▶ [GOAL OF THE EXERCISE]:
Print exactly, and only, the lines running from the line containing "6. UPDATE e 21" through the end of the records below.

▶ [SUPPLIED DATA]:
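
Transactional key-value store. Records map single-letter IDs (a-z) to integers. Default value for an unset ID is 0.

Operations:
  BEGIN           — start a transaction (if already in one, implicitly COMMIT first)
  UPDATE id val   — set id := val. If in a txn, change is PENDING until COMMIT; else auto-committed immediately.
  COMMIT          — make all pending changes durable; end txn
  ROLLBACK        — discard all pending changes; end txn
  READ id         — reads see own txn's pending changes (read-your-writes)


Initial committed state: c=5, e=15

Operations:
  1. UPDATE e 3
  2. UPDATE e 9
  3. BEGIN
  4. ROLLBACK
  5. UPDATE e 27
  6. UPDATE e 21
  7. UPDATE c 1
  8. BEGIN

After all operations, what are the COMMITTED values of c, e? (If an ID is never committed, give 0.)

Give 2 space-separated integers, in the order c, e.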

▶ [ANSWER TO THIS TASK]:
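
  6. UPDATE e 21
  7. UPDATE c 1
  8. BEGIN

After all operations, what are the COMMITTED values of c, e? (If an ID is never committed, give 0.)

Give 2 space-separated integers, in the order c, e.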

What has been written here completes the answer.